Exercise brief: Reprint every line of the data, keeping each character intact.

Material provided:
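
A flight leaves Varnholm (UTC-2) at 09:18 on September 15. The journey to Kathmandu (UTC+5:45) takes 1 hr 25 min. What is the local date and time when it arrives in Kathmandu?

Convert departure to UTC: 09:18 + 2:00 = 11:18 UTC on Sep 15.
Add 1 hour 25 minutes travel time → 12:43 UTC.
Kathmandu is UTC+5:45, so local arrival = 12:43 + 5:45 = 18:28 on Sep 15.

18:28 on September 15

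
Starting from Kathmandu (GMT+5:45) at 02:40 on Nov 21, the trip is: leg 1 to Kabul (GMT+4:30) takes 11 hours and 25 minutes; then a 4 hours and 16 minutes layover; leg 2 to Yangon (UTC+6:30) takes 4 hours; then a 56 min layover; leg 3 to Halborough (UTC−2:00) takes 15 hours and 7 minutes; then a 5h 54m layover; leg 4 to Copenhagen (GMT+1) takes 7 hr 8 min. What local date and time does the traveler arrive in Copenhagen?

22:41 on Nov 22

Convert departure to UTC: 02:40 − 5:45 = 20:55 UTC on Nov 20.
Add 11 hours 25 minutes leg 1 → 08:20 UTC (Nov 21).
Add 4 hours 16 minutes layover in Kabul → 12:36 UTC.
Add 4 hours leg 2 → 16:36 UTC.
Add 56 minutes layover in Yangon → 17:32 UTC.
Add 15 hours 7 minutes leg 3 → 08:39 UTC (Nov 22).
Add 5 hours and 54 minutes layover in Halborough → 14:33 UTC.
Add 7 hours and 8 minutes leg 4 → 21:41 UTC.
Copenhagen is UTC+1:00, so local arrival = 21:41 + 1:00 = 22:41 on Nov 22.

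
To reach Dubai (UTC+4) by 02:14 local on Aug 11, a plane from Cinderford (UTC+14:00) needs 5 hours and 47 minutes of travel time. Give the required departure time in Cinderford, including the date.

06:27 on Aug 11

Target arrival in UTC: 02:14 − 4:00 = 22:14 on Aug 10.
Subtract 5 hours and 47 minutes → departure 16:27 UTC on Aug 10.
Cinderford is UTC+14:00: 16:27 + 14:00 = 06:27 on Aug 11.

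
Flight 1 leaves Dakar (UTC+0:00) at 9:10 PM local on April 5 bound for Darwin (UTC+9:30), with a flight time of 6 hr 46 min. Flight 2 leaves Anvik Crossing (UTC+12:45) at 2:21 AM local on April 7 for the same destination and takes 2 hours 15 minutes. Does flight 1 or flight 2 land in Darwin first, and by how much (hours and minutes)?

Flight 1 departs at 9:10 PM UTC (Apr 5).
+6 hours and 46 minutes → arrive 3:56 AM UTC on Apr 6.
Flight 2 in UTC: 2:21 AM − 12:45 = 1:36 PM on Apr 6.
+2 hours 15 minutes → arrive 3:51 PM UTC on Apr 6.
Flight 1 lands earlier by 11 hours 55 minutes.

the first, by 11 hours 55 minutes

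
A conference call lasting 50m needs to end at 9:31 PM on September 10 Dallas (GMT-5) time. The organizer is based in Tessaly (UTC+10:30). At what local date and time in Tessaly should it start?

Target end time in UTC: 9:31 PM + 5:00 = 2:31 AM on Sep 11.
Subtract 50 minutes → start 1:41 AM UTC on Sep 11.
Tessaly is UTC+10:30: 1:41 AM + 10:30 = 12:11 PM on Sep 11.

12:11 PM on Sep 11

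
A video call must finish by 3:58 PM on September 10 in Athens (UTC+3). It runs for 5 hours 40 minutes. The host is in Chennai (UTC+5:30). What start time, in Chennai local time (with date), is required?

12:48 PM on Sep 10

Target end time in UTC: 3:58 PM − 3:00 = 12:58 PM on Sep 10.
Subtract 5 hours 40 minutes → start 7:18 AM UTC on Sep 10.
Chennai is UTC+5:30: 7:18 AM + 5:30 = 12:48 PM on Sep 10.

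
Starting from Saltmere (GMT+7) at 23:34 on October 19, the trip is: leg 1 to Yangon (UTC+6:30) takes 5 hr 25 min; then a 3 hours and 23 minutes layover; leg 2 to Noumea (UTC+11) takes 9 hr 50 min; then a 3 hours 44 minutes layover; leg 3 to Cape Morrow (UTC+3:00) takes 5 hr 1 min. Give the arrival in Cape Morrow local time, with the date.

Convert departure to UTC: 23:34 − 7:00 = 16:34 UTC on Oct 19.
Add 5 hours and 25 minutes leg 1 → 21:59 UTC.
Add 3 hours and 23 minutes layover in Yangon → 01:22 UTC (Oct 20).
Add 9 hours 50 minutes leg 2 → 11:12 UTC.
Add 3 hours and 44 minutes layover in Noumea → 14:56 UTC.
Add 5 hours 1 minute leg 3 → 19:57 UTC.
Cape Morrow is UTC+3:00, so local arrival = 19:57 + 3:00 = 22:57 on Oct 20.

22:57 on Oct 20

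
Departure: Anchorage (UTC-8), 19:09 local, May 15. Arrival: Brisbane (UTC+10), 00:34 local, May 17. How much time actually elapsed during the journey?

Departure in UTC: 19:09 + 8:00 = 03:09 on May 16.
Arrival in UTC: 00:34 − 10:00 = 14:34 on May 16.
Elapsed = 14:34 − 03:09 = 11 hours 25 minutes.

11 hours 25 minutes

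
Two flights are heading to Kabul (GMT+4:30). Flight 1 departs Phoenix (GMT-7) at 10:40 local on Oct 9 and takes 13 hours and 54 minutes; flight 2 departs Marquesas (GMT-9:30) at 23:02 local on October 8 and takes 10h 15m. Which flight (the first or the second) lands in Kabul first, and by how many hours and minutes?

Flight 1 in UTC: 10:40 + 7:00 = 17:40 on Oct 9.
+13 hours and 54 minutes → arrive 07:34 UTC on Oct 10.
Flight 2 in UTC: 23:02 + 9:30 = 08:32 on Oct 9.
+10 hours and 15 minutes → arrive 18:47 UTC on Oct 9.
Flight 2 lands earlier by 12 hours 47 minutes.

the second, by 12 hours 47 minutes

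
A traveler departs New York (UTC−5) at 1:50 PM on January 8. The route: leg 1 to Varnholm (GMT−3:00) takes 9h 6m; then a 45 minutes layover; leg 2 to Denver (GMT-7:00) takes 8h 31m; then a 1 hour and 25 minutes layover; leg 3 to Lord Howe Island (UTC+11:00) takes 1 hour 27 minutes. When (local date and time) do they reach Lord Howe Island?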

Final answer:
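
A flight leaves Varnholm (UTC-2) at 09:18 on September 15. The journey to Kathmandu (UTC+5:45) takes 1 hr 25 min. What is the local date and time when it arrives in Kathmandu?

Convert departure to UTC: 09:18 + 2:00 = 11:18 UTC on Sep 15.
Add 1 hour 25 minutes travel time → 12:43 UTC.
Kathmandu is UTC+5:45, so local arrival = 12:43 + 5:45 = 18:28 on Sep 15.

18:28 on September 15

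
Starting from Kathmandu (GMT+5:45) at 02:40 on Nov 21, the trip is: leg 1 to Kabul (GMT+4:30) takes 11 hours and 25 minutes; then a 4 hours and 16 minutes layover; leg 2 to Yangon (UTC+6:30) takes 4 hours; then a 56 min layover; leg 3 to Halborough (UTC−2:00) takes 15 hours and 7 minutes; then a 5h 54m layover; leg 4 to Copenhagen (GMT+1) takes 7 hr 8 min. What local date and time does the traveler arrive in Copenhagen?

22:41 on Nov 22

Convert departure to UTC: 02:40 − 5:45 = 20:55 UTC on Nov 20.
Add 11 hours 25 minutes leg 1 → 08:20 UTC (Nov 21).
Add 4 hours 16 minutes layover in Kabul → 12:36 UTC.
Add 4 hours leg 2 → 16:36 UTC.
Add 56 minutes layover in Yangon → 17:32 UTC.
Add 15 hours 7 minutes leg 3 → 08:39 UTC (Nov 22).
Add 5 hours and 54 minutes layover in Halborough → 14:33 UTC.
Add 7 hours and 8 minutes leg 4 → 21:41 UTC.
Copenhagen is UTC+1:00, so local arrival = 21:41 + 1:00 = 22:41 on Nov 22.

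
To reach Dubai (UTC+4) by 02:14 local on Aug 11, a plane from Cinderford (UTC+14:00) needs 5 hours and 47 minutes of travel time. Give the required departure time in Cinderford, including the date.

06:27 on Aug 11

Target arrival in UTC: 02:14 − 4:00 = 22:14 on Aug 10.
Subtract 5 hours and 47 minutes → departure 16:27 UTC on Aug 10.
Cinderford is UTC+14:00: 16:27 + 14:00 = 06:27 on Aug 11.

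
Flight 1 leaves Dakar (UTC+0:00) at 9:10 PM local on April 5 bound for Darwin (UTC+9:30), with a flight time of 6 hr 46 min. Flight 2 leaves Anvik Crossing (UTC+12:45) at 2:21 AM local on April 7 for the same destination and takes 2 hours 15 minutes. Does flight 1 or flight 2 land in Darwin first, and by how much (hours and minutes)?

Flight 1 departs at 9:10 PM UTC (Apr 5).
+6 hours and 46 minutes → arrive 3:56 AM UTC on Apr 6.
Flight 2 in UTC: 2:21 AM − 12:45 = 1:36 PM on Apr 6.
+2 hours 15 minutes → arrive 3:51 PM UTC on Apr 6.
Flight 1 lands earlier by 11 hours 55 minutes.

the first, by 11 hours 55 minutes

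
A conference call lasting 50m needs to end at 9:31 PM on September 10 Dallas (GMT-5) time. The organizer is based in Tessaly (UTC+10:30). At what local date and time in Tessaly should it start?

Target end time in UTC: 9:31 PM + 5:00 = 2:31 AM on Sep 11.
Subtract 50 minutes → start 1:41 AM UTC on Sep 11.
Tessaly is UTC+10:30: 1:41 AM + 10:30 = 12:11 PM on Sep 11.

12:11 PM on Sep 11

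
A video call must finish by 3:58 PM on September 10 in Athens (UTC+3). It runs for 5 hours 40 minutes. The host is in Chennai (UTC+5:30). What start time, in Chennai local time (with date), is required?

12:48 PM on Sep 10

Target end time in UTC: 3:58 PM − 3:00 = 12:58 PM on Sep 10.
Subtract 5 hours 40 minutes → start 7:18 AM UTC on Sep 10.
Chennai is UTC+5:30: 7:18 AM + 5:30 = 12:48 PM on Sep 10.

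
Starting from Saltmere (GMT+7) at 23:34 on October 19, the trip is: leg 1 to Yangon (UTC+6:30) takes 5 hr 25 min; then a 3 hours and 23 minutes layover; leg 2 to Noumea (UTC+11) takes 9 hr 50 min; then a 3 hours 44 minutes layover; leg 3 to Cape Morrow (UTC+3:00) takes 5 hr 1 min. Give the arrival in Cape Morrow local time, with the date.

Convert departure to UTC: 23:34 − 7:00 = 16:34 UTC on Oct 19.
Add 5 hours and 25 minutes leg 1 → 21:59 UTC.
Add 3 hours and 23 minutes layover in Yangon → 01:22 UTC (Oct 20).
Add 9 hours 50 minutes leg 2 → 11:12 UTC.
Add 3 hours and 44 minutes layover in Noumea → 14:56 UTC.
Add 5 hours 1 minute leg 3 → 19:57 UTC.
Cape Morrow is UTC+3:00, so local arrival = 19:57 + 3:00 = 22:57 on Oct 20.

22:57 on Oct 20

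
Departure: Anchorage (UTC-8), 19:09 local, May 15. Arrival: Brisbane (UTC+10), 00:34 local, May 17. How much time actually elapsed during the journey?

Departure in UTC: 19:09 + 8:00 = 03:09 on May 16.
Arrival in UTC: 00:34 − 10:00 = 14:34 on May 16.
Elapsed = 14:34 − 03:09 = 11 hours 25 minutes.

11 hours 25 minutes

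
Two flights are heading to Kabul (GMT+4:30). Flight 1 departs Phoenix (GMT-7) at 10:40 local on Oct 9 and takes 13 hours and 54 minutes; flight 2 departs Marquesas (GMT-9:30) at 23:02 local on October 8 and takes 10h 15m. Which flight (the first or the second) lands in Kabul first, and by how many hours and minutes?

Flight 1 in UTC: 10:40 + 7:00 = 17:40 on Oct 9.
+13 hours and 54 minutes → arrive 07:34 UTC on Oct 10.
Flight 2 in UTC: 23:02 + 9:30 = 08:32 on Oct 9.
+10 hours and 15 minutes → arrive 18:47 UTC on Oct 9.
Flight 2 lands earlier by 12 hours 47 minutes.

the second, by 12 hours 47 minutes

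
A traveler departs New York (UTC−5) at 1:50 PM on January 8. The route: leg 1 to Varnholm (GMT−3:00) takes 9h 6m; then a 45 minutes layover; leg 2 to Denver (GMT-7:00) takes 8h 31m; then a 1 hour and 25 minutes layover; leg 3 to Lord Howe Island (UTC+11:00) takes 1 hour 27 minutes. When (local date and time) do they reach Lord Howe Island?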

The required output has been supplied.